Stored dataset items:
● ● ● ● ● ● ●
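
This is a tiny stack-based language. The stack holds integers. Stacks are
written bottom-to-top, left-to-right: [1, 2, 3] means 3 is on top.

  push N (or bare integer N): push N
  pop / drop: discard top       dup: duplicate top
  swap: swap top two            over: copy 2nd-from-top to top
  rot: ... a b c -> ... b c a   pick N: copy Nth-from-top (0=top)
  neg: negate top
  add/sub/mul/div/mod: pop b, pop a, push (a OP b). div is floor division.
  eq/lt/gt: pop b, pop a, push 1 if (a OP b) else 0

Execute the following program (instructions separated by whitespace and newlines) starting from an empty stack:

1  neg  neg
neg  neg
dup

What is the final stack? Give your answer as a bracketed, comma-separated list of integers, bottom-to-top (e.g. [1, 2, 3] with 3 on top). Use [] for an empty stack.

After 'push 1': [1]
After 'neg': [-1]
After 'neg': [1]
After 'neg': [-1]
After 'neg': [1]
After 'dup': [1, 1]

Answer: [1, 1]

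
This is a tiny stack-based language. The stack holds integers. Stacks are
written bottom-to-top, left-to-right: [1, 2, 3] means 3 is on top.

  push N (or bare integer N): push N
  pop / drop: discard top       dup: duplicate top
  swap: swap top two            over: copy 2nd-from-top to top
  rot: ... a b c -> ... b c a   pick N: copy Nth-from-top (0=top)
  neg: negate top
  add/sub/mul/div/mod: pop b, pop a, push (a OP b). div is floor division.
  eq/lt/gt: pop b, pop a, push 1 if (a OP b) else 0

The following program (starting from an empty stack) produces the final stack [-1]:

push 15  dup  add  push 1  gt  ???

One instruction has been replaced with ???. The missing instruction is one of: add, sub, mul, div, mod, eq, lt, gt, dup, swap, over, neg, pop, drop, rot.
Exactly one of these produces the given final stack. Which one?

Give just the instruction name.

Stack before ???: [1]
Stack after ???:  [-1]
The instruction that transforms [1] -> [-1] is: neg

Answer: neg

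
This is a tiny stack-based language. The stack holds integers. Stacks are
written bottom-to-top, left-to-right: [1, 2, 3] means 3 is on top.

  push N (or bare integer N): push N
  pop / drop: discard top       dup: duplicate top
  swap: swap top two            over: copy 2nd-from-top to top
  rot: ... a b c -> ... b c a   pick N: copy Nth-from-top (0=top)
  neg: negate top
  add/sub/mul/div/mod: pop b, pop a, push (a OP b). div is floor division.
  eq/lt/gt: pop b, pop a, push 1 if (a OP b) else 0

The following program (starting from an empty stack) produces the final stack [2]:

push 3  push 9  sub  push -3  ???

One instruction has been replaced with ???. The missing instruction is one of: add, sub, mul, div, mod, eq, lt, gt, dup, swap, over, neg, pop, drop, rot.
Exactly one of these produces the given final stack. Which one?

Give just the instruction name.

Answer: div

Derivation:
Stack before ???: [-6, -3]
Stack after ???:  [2]
The instruction that transforms [-6, -3] -> [2] is: div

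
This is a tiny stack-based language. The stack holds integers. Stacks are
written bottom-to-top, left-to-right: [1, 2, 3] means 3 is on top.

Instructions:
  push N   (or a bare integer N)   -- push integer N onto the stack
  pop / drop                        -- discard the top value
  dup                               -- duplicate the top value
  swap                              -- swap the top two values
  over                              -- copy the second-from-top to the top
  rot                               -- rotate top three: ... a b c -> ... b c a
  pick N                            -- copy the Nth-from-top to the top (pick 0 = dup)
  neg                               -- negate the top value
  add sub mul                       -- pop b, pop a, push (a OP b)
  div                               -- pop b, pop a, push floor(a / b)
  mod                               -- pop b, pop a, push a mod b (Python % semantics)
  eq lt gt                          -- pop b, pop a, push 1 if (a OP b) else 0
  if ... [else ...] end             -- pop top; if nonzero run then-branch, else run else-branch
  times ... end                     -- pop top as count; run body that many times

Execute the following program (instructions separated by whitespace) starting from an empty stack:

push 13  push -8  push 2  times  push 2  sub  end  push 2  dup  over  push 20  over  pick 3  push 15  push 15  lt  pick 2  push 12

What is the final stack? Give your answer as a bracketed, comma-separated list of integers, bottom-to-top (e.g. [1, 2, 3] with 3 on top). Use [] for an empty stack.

After 'push 13': [13]
After 'push -8': [13, -8]
After 'push 2': [13, -8, 2]
After 'times': [13, -8]
After 'push 2': [13, -8, 2]
After 'sub': [13, -10]
After 'push 2': [13, -10, 2]
After 'sub': [13, -12]
After 'push 2': [13, -12, 2]
After 'dup': [13, -12, 2, 2]
After 'over': [13, -12, 2, 2, 2]
After 'push 20': [13, -12, 2, 2, 2, 20]
After 'over': [13, -12, 2, 2, 2, 20, 2]
After 'pick 3': [13, -12, 2, 2, 2, 20, 2, 2]
After 'push 15': [13, -12, 2, 2, 2, 20, 2, 2, 15]
After 'push 15': [13, -12, 2, 2, 2, 20, 2, 2, 15, 15]
After 'lt': [13, -12, 2, 2, 2, 20, 2, 2, 0]
After 'pick 2': [13, -12, 2, 2, 2, 20, 2, 2, 0, 2]
After 'push 12': [13, -12, 2, 2, 2, 20, 2, 2, 0, 2, 12]

Answer: [13, -12, 2, 2, 2, 20, 2, 2, 0, 2, 12]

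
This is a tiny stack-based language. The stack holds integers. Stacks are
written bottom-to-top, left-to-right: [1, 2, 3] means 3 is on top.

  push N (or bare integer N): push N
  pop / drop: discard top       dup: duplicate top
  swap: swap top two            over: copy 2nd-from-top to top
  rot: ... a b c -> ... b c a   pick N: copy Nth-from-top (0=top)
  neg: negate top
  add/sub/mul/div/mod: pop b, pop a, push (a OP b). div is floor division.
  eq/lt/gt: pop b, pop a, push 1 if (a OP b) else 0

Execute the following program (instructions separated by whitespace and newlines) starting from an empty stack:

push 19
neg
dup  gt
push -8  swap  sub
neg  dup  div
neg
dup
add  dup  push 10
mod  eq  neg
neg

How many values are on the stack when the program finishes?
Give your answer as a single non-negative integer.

After 'push 19': stack = [19] (depth 1)
After 'neg': stack = [-19] (depth 1)
After 'dup': stack = [-19, -19] (depth 2)
After 'gt': stack = [0] (depth 1)
After 'push -8': stack = [0, -8] (depth 2)
After 'swap': stack = [-8, 0] (depth 2)
After 'sub': stack = [-8] (depth 1)
After 'neg': stack = [8] (depth 1)
After 'dup': stack = [8, 8] (depth 2)
After 'div': stack = [1] (depth 1)
After 'neg': stack = [-1] (depth 1)
After 'dup': stack = [-1, -1] (depth 2)
After 'add': stack = [-2] (depth 1)
After 'dup': stack = [-2, -2] (depth 2)
After 'push 10': stack = [-2, -2, 10] (depth 3)
After 'mod': stack = [-2, 8] (depth 2)
After 'eq': stack = [0] (depth 1)
After 'neg': stack = [0] (depth 1)
After 'neg': stack = [0] (depth 1)

Answer: 1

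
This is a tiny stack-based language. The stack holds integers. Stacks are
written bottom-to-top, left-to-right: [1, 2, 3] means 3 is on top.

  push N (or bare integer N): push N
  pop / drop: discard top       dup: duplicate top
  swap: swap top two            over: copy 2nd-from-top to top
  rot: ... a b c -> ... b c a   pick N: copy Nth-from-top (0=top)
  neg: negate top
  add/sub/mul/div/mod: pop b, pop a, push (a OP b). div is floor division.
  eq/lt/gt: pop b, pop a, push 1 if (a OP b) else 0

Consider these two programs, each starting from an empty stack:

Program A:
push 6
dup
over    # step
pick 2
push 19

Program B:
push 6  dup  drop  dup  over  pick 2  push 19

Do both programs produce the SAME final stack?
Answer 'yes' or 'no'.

Answer: yes

Derivation:
Program A trace:
  After 'push 6': [6]
  After 'dup': [6, 6]
  After 'over': [6, 6, 6]
  After 'pick 2': [6, 6, 6, 6]
  After 'push 19': [6, 6, 6, 6, 19]
Program A final stack: [6, 6, 6, 6, 19]

Program B trace:
  After 'push 6': [6]
  After 'dup': [6, 6]
  After 'drop': [6]
  After 'dup': [6, 6]
  After 'over': [6, 6, 6]
  After 'pick 2': [6, 6, 6, 6]
  After 'push 19': [6, 6, 6, 6, 19]
Program B final stack: [6, 6, 6, 6, 19]
Same: yes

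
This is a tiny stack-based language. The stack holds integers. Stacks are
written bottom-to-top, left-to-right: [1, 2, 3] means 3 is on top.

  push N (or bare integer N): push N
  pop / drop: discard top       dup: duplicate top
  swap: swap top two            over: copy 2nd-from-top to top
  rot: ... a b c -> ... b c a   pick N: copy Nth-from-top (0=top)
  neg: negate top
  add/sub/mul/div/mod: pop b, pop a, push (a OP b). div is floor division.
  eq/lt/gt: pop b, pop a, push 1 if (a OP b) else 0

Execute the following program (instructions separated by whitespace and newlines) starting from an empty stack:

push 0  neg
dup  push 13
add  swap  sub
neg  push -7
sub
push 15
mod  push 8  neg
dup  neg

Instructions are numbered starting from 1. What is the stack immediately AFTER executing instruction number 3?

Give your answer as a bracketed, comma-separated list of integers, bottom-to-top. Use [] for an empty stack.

Step 1 ('push 0'): [0]
Step 2 ('neg'): [0]
Step 3 ('dup'): [0, 0]

Answer: [0, 0]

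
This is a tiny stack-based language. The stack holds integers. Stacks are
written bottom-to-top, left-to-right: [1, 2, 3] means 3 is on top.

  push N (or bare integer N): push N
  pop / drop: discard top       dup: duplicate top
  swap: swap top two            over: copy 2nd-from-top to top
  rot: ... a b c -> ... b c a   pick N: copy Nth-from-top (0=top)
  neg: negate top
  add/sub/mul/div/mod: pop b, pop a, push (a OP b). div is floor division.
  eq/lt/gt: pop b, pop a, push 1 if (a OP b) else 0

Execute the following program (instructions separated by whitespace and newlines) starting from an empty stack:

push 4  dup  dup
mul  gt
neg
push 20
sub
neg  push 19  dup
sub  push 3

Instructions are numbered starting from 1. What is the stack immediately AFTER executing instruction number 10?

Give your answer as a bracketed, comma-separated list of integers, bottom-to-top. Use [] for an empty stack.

Step 1 ('push 4'): [4]
Step 2 ('dup'): [4, 4]
Step 3 ('dup'): [4, 4, 4]
Step 4 ('mul'): [4, 16]
Step 5 ('gt'): [0]
Step 6 ('neg'): [0]
Step 7 ('push 20'): [0, 20]
Step 8 ('sub'): [-20]
Step 9 ('neg'): [20]
Step 10 ('push 19'): [20, 19]

Answer: [20, 19]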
● ● ● ● ● ● ●
### Task requirements
Could you return exactly the lines above from the line with "Consider these two" to the line with "Do both programs", both included, and nothing else?

### Exercise output
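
Consider these two programs, each starting from an empty stack:

Program A:
push 6
dup
over    # step
pick 2
push 19

Program B:
push 6  dup  drop  dup  over  pick 2  push 19

Do both programs produce the SAME final stack?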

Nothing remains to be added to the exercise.